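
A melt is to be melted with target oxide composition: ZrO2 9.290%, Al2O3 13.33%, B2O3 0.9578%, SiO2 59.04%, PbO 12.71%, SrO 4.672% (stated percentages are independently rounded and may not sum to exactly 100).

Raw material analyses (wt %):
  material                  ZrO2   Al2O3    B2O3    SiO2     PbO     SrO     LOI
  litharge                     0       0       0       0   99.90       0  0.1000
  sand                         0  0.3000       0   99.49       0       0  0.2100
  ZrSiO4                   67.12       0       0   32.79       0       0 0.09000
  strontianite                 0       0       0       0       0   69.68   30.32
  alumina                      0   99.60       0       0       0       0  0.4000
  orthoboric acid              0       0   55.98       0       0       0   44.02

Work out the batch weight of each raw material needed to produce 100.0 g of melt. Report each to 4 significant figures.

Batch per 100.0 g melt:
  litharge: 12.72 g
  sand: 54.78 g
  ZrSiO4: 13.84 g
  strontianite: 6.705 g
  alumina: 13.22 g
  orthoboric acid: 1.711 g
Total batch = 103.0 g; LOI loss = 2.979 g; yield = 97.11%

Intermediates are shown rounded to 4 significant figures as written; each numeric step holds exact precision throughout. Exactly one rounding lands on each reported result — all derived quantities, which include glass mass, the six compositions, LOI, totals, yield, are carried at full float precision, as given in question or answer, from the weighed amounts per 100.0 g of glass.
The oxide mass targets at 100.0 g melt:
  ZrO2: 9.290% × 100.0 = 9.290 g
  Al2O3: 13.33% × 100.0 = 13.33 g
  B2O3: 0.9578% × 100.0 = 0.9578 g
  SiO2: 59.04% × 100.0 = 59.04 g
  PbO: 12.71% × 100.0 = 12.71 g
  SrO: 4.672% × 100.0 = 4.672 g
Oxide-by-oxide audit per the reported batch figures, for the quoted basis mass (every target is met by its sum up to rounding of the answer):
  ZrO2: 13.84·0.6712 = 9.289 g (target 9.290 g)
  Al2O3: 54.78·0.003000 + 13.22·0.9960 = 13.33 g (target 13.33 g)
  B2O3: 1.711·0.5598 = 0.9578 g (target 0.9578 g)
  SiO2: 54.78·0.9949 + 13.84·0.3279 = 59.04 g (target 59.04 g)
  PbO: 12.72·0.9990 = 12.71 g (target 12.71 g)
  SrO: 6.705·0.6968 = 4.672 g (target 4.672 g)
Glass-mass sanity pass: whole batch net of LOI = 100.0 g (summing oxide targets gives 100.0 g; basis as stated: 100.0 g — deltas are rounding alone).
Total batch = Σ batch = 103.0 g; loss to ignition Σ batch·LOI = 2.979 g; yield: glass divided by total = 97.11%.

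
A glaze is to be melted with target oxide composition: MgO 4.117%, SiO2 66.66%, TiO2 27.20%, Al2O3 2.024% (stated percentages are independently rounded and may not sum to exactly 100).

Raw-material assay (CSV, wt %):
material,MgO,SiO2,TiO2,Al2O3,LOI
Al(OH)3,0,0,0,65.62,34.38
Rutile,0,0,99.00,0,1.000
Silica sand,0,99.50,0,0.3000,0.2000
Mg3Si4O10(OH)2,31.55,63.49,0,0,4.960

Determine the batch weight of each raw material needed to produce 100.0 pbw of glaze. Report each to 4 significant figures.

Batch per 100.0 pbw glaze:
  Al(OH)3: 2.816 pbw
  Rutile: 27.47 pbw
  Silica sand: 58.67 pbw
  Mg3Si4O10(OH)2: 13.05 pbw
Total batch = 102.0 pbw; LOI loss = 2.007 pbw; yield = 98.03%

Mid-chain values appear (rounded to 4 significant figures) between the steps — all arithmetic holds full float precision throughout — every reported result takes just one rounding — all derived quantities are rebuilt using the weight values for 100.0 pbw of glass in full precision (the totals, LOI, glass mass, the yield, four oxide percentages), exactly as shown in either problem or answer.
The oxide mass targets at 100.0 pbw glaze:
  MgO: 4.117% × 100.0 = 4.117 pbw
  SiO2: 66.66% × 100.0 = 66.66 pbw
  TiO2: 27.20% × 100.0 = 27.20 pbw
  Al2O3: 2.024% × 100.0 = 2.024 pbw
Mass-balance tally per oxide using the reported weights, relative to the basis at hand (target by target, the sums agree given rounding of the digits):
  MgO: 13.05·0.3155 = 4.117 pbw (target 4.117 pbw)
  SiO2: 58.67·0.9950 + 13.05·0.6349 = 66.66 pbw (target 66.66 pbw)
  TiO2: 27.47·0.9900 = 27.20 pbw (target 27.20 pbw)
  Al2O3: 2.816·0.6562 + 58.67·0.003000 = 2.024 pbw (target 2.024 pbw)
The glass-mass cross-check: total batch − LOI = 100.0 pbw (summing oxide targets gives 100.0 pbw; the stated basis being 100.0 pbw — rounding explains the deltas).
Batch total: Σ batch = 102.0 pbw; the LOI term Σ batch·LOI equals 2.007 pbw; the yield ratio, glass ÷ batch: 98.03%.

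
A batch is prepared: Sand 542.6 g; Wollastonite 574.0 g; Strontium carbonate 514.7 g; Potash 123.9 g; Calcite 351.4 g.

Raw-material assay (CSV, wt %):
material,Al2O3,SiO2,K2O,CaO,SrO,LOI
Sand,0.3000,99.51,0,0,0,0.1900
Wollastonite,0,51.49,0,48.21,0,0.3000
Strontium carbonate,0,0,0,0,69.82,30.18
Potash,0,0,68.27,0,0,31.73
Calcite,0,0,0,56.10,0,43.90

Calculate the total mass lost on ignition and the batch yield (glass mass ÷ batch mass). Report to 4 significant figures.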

--

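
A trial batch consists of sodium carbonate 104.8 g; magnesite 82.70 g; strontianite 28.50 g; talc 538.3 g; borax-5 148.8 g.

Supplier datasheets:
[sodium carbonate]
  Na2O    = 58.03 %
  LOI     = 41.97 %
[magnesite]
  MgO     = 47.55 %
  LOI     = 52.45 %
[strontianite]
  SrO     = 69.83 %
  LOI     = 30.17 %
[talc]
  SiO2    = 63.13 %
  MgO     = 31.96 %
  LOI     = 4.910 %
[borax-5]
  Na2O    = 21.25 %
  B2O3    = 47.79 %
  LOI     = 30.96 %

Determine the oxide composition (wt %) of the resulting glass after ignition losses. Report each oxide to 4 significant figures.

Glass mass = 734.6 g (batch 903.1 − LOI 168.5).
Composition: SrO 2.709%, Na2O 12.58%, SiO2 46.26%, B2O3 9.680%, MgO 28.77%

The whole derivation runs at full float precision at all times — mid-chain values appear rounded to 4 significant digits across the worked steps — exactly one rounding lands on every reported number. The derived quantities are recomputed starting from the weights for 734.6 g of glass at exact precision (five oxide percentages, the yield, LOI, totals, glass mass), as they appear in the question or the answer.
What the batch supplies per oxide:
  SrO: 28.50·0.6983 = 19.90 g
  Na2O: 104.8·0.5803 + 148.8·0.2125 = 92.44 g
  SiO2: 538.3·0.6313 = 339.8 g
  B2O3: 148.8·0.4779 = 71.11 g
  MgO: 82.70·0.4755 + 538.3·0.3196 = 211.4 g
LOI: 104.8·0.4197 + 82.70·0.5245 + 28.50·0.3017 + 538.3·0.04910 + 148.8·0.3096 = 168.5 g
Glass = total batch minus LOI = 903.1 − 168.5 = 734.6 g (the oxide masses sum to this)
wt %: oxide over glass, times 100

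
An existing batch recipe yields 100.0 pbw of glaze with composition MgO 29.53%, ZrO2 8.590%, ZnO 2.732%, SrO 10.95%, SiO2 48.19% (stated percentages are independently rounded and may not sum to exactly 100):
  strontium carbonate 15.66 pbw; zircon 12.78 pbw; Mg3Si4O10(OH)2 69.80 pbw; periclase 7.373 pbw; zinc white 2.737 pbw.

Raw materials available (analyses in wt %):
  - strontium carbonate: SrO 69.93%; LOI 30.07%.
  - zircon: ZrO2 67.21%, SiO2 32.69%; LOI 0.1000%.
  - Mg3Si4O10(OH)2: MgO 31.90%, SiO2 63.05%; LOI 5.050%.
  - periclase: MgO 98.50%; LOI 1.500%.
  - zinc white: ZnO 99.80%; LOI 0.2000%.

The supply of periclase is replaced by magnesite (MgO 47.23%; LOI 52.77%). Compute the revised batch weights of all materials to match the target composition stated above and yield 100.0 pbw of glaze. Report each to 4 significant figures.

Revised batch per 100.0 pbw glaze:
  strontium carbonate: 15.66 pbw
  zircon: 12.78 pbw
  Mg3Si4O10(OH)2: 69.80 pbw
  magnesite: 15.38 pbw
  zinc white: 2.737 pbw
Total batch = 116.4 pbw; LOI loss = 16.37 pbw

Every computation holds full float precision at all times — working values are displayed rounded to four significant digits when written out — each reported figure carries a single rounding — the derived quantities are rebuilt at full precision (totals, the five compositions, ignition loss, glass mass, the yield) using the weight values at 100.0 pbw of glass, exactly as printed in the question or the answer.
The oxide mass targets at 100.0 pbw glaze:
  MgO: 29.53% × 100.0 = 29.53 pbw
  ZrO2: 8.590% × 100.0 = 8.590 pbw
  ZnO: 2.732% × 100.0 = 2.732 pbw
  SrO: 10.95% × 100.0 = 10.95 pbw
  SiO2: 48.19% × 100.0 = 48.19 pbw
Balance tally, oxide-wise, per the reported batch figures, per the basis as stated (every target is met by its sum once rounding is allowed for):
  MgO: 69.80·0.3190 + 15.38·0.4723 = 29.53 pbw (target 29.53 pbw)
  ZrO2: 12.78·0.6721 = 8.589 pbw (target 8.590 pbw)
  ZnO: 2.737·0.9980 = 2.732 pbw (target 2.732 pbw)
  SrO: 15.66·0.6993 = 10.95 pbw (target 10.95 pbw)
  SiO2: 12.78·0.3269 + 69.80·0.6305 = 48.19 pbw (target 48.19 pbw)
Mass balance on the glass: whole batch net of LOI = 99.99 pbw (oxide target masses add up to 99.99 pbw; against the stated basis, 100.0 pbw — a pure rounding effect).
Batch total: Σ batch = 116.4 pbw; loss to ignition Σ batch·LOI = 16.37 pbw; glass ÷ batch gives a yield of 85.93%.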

### Instructions for the task
List the lines of the records where "sodium" occurs.

### Written answer
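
A trial batch consists of sodium carbonate 104.8 g; magnesite 82.70 g; strontianite 28.50 g; talc 538.3 g; borax-5 148.8 g.
[sodium carbonate]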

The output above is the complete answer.